[Stored entries]

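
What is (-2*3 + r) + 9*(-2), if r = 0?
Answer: -24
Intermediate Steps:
(-2*3 + r) + 9*(-2) = (-2*3 + 0) + 9*(-2) = (-6 + 0) - 18 = -6 - 18 = -24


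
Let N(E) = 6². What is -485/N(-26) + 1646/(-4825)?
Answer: -2399381/173700 ≈ -13.813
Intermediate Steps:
N(E) = 36
-485/N(-26) + 1646/(-4825) = -485/36 + 1646/(-4825) = -485*1/36 + 1646*(-1/4825) = -485/36 - 1646/4825 = -2399381/173700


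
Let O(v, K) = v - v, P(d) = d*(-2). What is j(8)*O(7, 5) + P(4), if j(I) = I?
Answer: -8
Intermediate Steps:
P(d) = -2*d
O(v, K) = 0
j(8)*O(7, 5) + P(4) = 8*0 - 2*4 = 0 - 8 = -8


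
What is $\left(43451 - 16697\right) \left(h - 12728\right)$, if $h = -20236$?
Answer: $-881918856$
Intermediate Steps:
$\left(43451 - 16697\right) \left(h - 12728\right) = \left(43451 - 16697\right) \left(-20236 - 12728\right) = 26754 \left(-32964\right) = -881918856$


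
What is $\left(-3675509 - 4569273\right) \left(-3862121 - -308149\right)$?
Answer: $29301724374104$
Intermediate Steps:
$\left(-3675509 - 4569273\right) \left(-3862121 - -308149\right) = - 8244782 \left(-3862121 + \left(-81062 + 389211\right)\right) = - 8244782 \left(-3862121 + 308149\right) = \left(-8244782\right) \left(-3553972\right) = 29301724374104$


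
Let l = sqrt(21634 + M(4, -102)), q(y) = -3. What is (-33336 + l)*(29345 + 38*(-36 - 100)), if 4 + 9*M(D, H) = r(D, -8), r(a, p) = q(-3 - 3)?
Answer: -805964472 + 8059*sqrt(194699) ≈ -8.0241e+8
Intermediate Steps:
r(a, p) = -3
M(D, H) = -7/9 (M(D, H) = -4/9 + (1/9)*(-3) = -4/9 - 1/3 = -7/9)
l = sqrt(194699)/3 (l = sqrt(21634 - 7/9) = sqrt(194699/9) = sqrt(194699)/3 ≈ 147.08)
(-33336 + l)*(29345 + 38*(-36 - 100)) = (-33336 + sqrt(194699)/3)*(29345 + 38*(-36 - 100)) = (-33336 + sqrt(194699)/3)*(29345 + 38*(-136)) = (-33336 + sqrt(194699)/3)*(29345 - 5168) = (-33336 + sqrt(194699)/3)*24177 = -805964472 + 8059*sqrt(194699)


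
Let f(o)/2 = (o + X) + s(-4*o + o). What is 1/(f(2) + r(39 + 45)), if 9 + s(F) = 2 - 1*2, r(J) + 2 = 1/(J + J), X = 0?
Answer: -168/2687 ≈ -0.062523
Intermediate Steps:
r(J) = -2 + 1/(2*J) (r(J) = -2 + 1/(J + J) = -2 + 1/(2*J))
s(F) = -9 (s(F) = -9 + (2 - 1*2) = -9 + (2 - 2) = -9 + 0 = -9)
f(o) = -18 + 2*o (f(o) = 2*((o + 0) - 9) = 2*(o - 9) = 2*(-9 + o) = -18 + 2*o)
1/(f(2) + r(39 + 45)) = 1/((-18 + 2*2) + (-2 + 1/(2*(39 + 45)))) = 1/((-18 + 4) + (-2 + (½)/84)) = 1/(-14 + (-2 + (½)*(1/84))) = 1/(-14 + (-2 + 1/168)) = 1/(-14 - 335/168) = 1/(-2687/168) = -168/2687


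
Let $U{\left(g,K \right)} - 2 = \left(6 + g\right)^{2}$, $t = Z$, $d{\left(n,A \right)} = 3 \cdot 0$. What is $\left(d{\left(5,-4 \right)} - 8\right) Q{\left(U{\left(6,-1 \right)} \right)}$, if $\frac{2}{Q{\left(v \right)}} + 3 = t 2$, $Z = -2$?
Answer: $\frac{16}{7} \approx 2.2857$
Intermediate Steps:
$d{\left(n,A \right)} = 0$
$t = -2$
$U{\left(g,K \right)} = 2 + \left(6 + g\right)^{2}$
$Q{\left(v \right)} = - \frac{2}{7}$ ($Q{\left(v \right)} = \frac{2}{-3 - 4} = \frac{2}{-7} = 2 \left(- \frac{1}{7}\right) = - \frac{2}{7}$)
$\left(d{\left(5,-4 \right)} - 8\right) Q{\left(U{\left(6,-1 \right)} \right)} = \left(0 - 8\right) \left(- \frac{2}{7}\right) = \left(-8\right) \left(- \frac{2}{7}\right) = \frac{16}{7}$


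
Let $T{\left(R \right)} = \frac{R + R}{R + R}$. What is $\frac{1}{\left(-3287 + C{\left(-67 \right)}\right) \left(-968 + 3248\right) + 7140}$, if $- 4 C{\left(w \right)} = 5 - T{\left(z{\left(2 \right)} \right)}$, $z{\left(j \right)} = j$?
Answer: $- \frac{1}{7489500} \approx -1.3352 \cdot 10^{-7}$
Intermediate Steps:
$T{\left(R \right)} = 1$ ($T{\left(R \right)} = \frac{2 R}{2 R} = 2 R \frac{1}{2 R} = 1$)
$C{\left(w \right)} = -1$ ($C{\left(w \right)} = - \frac{5 - 1}{4} = \left(- \frac{1}{4}\right) 4 = -1$)
$\frac{1}{\left(-3287 + C{\left(-67 \right)}\right) \left(-968 + 3248\right) + 7140} = \frac{1}{\left(-3287 - 1\right) \left(-968 + 3248\right) + 7140} = \frac{1}{\left(-3288\right) 2280 + 7140} = \frac{1}{-7496640 + 7140} = \frac{1}{-7489500} = - \frac{1}{7489500}$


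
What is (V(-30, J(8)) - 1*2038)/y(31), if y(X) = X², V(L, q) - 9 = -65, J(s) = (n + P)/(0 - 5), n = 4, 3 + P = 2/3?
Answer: -2094/961 ≈ -2.1790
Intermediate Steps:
P = -7/3 (P = -3 + 2/3 = -3 + 2*(⅓) = -3 + ⅔ = -7/3 ≈ -2.3333)
J(s) = -⅓ (J(s) = (4 - 7/3)/(0 - 5) = (5/3)/(-5) = (5/3)*(-⅕) = -⅓)
V(L, q) = -56 (V(L, q) = 9 - 65 = -56)
(V(-30, J(8)) - 1*2038)/y(31) = (-56 - 1*2038)/(31²) = (-56 - 2038)/961 = -2094*1/961 = -2094/961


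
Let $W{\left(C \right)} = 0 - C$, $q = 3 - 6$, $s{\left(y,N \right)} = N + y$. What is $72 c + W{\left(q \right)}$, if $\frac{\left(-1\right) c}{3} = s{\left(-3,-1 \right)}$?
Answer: $867$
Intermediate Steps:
$c = 12$ ($c = - 3 \left(-1 - 3\right) = \left(-3\right) \left(-4\right) = 12$)
$q = -3$ ($q = 3 - 6 = -3$)
$W{\left(C \right)} = - C$
$72 c + W{\left(q \right)} = 72 \cdot 12 - -3 = 864 + 3 = 867$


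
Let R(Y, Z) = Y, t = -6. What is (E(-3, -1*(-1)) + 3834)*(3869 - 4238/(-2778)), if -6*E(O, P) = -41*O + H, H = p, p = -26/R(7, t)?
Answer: 430611599440/29169 ≈ 1.4763e+7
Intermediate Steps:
p = -26/7 ≈ -3.7143
H = -26/7 ≈ -3.7143
E(O, P) = 13/21 + 41*O/6 (E(O, P) = -(-41*O - 26/7)/6 = -(-26/7 - 41*O)/6 = 13/21 + 41*O/6)
(E(-3, -1*(-1)) + 3834)*(3869 - 4238/(-2778)) = ((13/21 + (41/6)*(-3)) + 3834)*(3869 - 4238/(-2778)) = ((13/21 - 41/2) + 3834)*(3869 - 4238*(-1/2778)) = (-835/42 + 3834)*(3869 + 2119/1389) = (160193/42)*(5376160/1389) = 430611599440/29169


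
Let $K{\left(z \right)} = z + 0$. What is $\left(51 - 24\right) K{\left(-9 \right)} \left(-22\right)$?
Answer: $5346$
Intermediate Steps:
$K{\left(z \right)} = z$
$\left(51 - 24\right) K{\left(-9 \right)} \left(-22\right) = \left(51 - 24\right) \left(-9\right) \left(-22\right) = 27 \left(-9\right) \left(-22\right) = \left(-243\right) \left(-22\right) = 5346$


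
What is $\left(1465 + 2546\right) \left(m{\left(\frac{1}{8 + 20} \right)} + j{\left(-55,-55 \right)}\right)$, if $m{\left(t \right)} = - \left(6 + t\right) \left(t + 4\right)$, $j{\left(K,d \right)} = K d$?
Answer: $\frac{1347984219}{112} \approx 1.2036 \cdot 10^{7}$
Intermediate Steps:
$m{\left(t \right)} = - \left(4 + t\right) \left(6 + t\right)$ ($m{\left(t \right)} = - \left(6 + t\right) \left(4 + t\right) = - \left(4 + t\right) \left(6 + t\right)$)
$\left(1465 + 2546\right) \left(m{\left(\frac{1}{8 + 20} \right)} + j{\left(-55,-55 \right)}\right) = \left(1465 + 2546\right) \left(\left(-24 - \left(\frac{1}{8 + 20}\right)^{2} - \frac{10}{8 + 20}\right) - -3025\right) = 4011 \left(\left(-24 - \left(\frac{1}{28}\right)^{2} - \frac{10}{28}\right) + 3025\right) = 4011 \left(\left(-24 - \left(\frac{1}{28}\right)^{2} - \frac{5}{14}\right) + 3025\right) = 4011 \left(\left(-24 - \frac{1}{784} - \frac{5}{14}\right) + 3025\right) = 4011 \left(- \frac{19097}{784} + 3025\right) = 4011 \cdot \frac{2352503}{784} = \frac{1347984219}{112}$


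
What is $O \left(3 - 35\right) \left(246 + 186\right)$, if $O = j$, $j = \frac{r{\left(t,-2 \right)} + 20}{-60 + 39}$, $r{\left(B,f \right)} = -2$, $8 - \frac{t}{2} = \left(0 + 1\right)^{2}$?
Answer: $\frac{82944}{7} \approx 11849.0$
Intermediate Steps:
$t = 14$ ($t = 16 - 2 \left(0 + 1\right)^{2} = 16 - 2 \cdot 1^{2} = 16 - 2 = 14$)
$j = - \frac{6}{7}$ ($j = \frac{-2 + 20}{-60 + 39} = \frac{18}{-21} = 18 \left(- \frac{1}{21}\right) = - \frac{6}{7} \approx -0.85714$)
$O = - \frac{6}{7} \approx -0.85714$
$O \left(3 - 35\right) \left(246 + 186\right) = - \frac{6 \left(3 - 35\right) \left(246 + 186\right)}{7} = - \frac{6 \left(\left(-32\right) 432\right)}{7} = \left(- \frac{6}{7}\right) \left(-13824\right) = \frac{82944}{7}$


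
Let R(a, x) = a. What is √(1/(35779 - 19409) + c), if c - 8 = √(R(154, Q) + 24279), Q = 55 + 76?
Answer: √(2143831570 + 267976900*√24433)/16370 ≈ 12.818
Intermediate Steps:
Q = 131
c = 8 + √24433 (c = 8 + √(154 + 24279) = 8 + √24433 ≈ 164.31)
√(1/(35779 - 19409) + c) = √(1/(35779 - 19409) + (8 + √24433)) = √(1/16370 + (8 + √24433)) = √(130961/16370 + √24433)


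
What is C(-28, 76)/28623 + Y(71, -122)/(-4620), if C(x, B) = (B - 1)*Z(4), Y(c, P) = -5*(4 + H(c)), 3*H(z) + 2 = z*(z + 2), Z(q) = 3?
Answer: 789751/419804 ≈ 1.8812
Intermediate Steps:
H(z) = -2/3 + z*(2 + z)/3 (H(z) = -2/3 + (z*(z + 2))/3 = -2/3 + (z*(2 + z))/3 = -2/3 + z*(2 + z)/3)
Y(c, P) = -50/3 - 10*c/3 - 5*c**2/3 (Y(c, P) = -5*(4 + (-2/3 + c**2/3 + 2*c/3)) = -5*(10/3 + c**2/3 + 2*c/3) = -50/3 - 10*c/3 - 5*c**2/3)
C(x, B) = -3 + 3*B (C(x, B) = (B - 1)*3 = (-1 + B)*3 = -3 + 3*B)
C(-28, 76)/28623 + Y(71, -122)/(-4620) = (-3 + 3*76)/28623 + (-50/3 - 10/3*71 - 5/3*71**2)/(-4620) = (-3 + 228)*(1/28623) + (-50/3 - 710/3 - 5/3*5041)*(-1/4620) = 225*(1/28623) + (-50/3 - 710/3 - 25205/3)*(-1/4620) = 75/9541 - 8655*(-1/4620) = 75/9541 + 577/308 = 789751/419804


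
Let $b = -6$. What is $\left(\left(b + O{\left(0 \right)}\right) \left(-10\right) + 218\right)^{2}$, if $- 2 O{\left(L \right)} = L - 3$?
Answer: $69169$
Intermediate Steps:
$O{\left(L \right)} = \frac{3}{2} - \frac{L}{2}$ ($O{\left(L \right)} = - \frac{L - 3}{2} = - \frac{-3 + L}{2} = \frac{3}{2} - \frac{L}{2}$)
$\left(\left(b + O{\left(0 \right)}\right) \left(-10\right) + 218\right)^{2} = \left(\left(-6 + \left(\frac{3}{2} - 0\right)\right) \left(-10\right) + 218\right)^{2} = \left(\left(-6 + \left(\frac{3}{2} + 0\right)\right) \left(-10\right) + 218\right)^{2} = \left(\left(-6 + \frac{3}{2}\right) \left(-10\right) + 218\right)^{2} = \left(\left(- \frac{9}{2}\right) \left(-10\right) + 218\right)^{2} = \left(45 + 218\right)^{2} = 263^{2} = 69169$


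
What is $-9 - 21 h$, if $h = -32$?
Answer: $663$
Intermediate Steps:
$-9 - 21 h = -9 - -672 = -9 + 672 = 663$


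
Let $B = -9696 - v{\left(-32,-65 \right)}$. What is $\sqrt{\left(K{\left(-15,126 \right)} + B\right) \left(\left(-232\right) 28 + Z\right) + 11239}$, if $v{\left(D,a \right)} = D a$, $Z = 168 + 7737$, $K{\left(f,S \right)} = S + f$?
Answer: $i \sqrt{16424746} \approx 4052.7 i$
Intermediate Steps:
$Z = 7905$
$B = -11776$ ($B = -9696 - \left(-32\right) \left(-65\right) = -9696 - 2080 = -11776$)
$\sqrt{\left(K{\left(-15,126 \right)} + B\right) \left(\left(-232\right) 28 + Z\right) + 11239} = \sqrt{\left(\left(126 - 15\right) - 11776\right) \left(\left(-232\right) 28 + 7905\right) + 11239} = \sqrt{\left(111 - 11776\right) \left(-6496 + 7905\right) + 11239} = \sqrt{\left(-11665\right) 1409 + 11239} = \sqrt{-16435985 + 11239} = \sqrt{-16424746} = i \sqrt{16424746}$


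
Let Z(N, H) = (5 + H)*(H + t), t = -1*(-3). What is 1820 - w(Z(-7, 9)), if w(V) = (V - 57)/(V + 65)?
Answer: 423949/233 ≈ 1819.5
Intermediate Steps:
t = 3
Z(N, H) = (3 + H)*(5 + H) (Z(N, H) = (5 + H)*(H + 3) = (5 + H)*(3 + H) = (3 + H)*(5 + H))
w(V) = (-57 + V)/(65 + V)
1820 - w(Z(-7, 9)) = 1820 - (-57 + (15 + 9**2 + 8*9))/(65 + (15 + 9**2 + 8*9)) = 1820 - (-57 + (15 + 81 + 72))/(65 + (15 + 81 + 72)) = 1820 - (-57 + 168)/(65 + 168) = 1820 - 111/233 = 423949/233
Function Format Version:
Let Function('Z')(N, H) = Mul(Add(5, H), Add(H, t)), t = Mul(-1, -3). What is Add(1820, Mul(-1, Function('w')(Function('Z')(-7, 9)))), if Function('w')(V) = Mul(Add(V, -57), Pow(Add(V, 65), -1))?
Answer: Rational(423949, 233) ≈ 1819.5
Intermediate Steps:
t = 3
Function('Z')(N, H) = Mul(Add(3, H), Add(5, H)) (Function('Z')(N, H) = Mul(Add(5, H), Add(H, 3)) = Mul(Add(5, H), Add(3, H)) = Mul(Add(3, H), Add(5, H)))
Function('w')(V) = Mul(Pow(Add(65, V), -1), Add(-57, V)) (Function('w')(V) = Mul(Add(-57, V), Pow(Add(65, V), -1)) = Mul(Pow(Add(65, V), -1), Add(-57, V)))
Add(1820, Mul(-1, Function('w')(Function('Z')(-7, 9)))) = Add(1820, Mul(-1, Mul(Pow(Add(65, Add(15, Pow(9, 2), Mul(8, 9))), -1), Add(-57, Add(15, Pow(9, 2), Mul(8, 9)))))) = Add(1820, Mul(-1, Mul(Pow(Add(65, Add(15, 81, 72)), -1), Add(-57, Add(15, 81, 72))))) = Add(1820, Mul(-1, Mul(Pow(Add(65, 168), -1), Add(-57, 168)))) = Add(1820, Mul(-1, Mul(Pow(233, -1), 111))) = Add(1820, Mul(-1, Mul(Rational(1, 233), 111))) = Add(1820, Mul(-1, Rational(111, 233))) = Add(1820, Rational(-111, 233)) = Rational(423949, 233)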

## TASK TO CARRY OUT
All lines above from the one containing "What is C(-28, 76)/28623" to the one containing "Answer: $69169$" must be repeated exactly, both lines included, and no others.

## RESULT BELOW
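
What is C(-28, 76)/28623 + Y(71, -122)/(-4620), if C(x, B) = (B - 1)*Z(4), Y(c, P) = -5*(4 + H(c)), 3*H(z) + 2 = z*(z + 2), Z(q) = 3?
Answer: 789751/419804 ≈ 1.8812
Intermediate Steps:
H(z) = -2/3 + z*(2 + z)/3 (H(z) = -2/3 + (z*(z + 2))/3 = -2/3 + (z*(2 + z))/3 = -2/3 + z*(2 + z)/3)
Y(c, P) = -50/3 - 10*c/3 - 5*c**2/3 (Y(c, P) = -5*(4 + (-2/3 + c**2/3 + 2*c/3)) = -5*(10/3 + c**2/3 + 2*c/3) = -50/3 - 10*c/3 - 5*c**2/3)
C(x, B) = -3 + 3*B (C(x, B) = (B - 1)*3 = (-1 + B)*3 = -3 + 3*B)
C(-28, 76)/28623 + Y(71, -122)/(-4620) = (-3 + 3*76)/28623 + (-50/3 - 10/3*71 - 5/3*71**2)/(-4620) = (-3 + 228)*(1/28623) + (-50/3 - 710/3 - 5/3*5041)*(-1/4620) = 225*(1/28623) + (-50/3 - 710/3 - 25205/3)*(-1/4620) = 75/9541 - 8655*(-1/4620) = 75/9541 + 577/308 = 789751/419804


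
Let $b = -6$. What is $\left(\left(b + O{\left(0 \right)}\right) \left(-10\right) + 218\right)^{2}$, if $- 2 O{\left(L \right)} = L - 3$?
Answer: $69169$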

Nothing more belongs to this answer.